Exercise description ▸ Search the entries below for the word "IRET" and copy every line where it appears.

Saved data entries:
-- Opening Marker --
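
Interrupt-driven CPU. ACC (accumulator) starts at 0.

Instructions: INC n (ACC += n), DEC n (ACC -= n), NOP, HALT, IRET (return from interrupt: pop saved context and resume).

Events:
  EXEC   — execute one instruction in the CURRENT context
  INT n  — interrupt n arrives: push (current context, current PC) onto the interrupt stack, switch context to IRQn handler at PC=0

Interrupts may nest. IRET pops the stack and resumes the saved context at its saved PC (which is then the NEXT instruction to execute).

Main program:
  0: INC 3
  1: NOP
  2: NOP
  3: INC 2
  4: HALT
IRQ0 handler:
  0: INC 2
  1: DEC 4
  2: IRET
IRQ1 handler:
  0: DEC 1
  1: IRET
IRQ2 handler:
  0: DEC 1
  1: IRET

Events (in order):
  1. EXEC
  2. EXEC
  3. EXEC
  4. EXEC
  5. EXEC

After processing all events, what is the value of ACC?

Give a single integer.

Answer: 5

Derivation:
Event 1 (EXEC): [MAIN] PC=0: INC 3 -> ACC=3
Event 2 (EXEC): [MAIN] PC=1: NOP
Event 3 (EXEC): [MAIN] PC=2: NOP
Event 4 (EXEC): [MAIN] PC=3: INC 2 -> ACC=5
Event 5 (EXEC): [MAIN] PC=4: HALT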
-- Closing Marker --
Written solution ▸
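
Instructions: INC n (ACC += n), DEC n (ACC -= n), NOP, HALT, IRET (return from interrupt: pop saved context and resume).
Interrupts may nest. IRET pops the stack and resumes the saved context at its saved PC (which is then the NEXT instruction to execute).
  2: IRET
  1: IRET
  1: IRET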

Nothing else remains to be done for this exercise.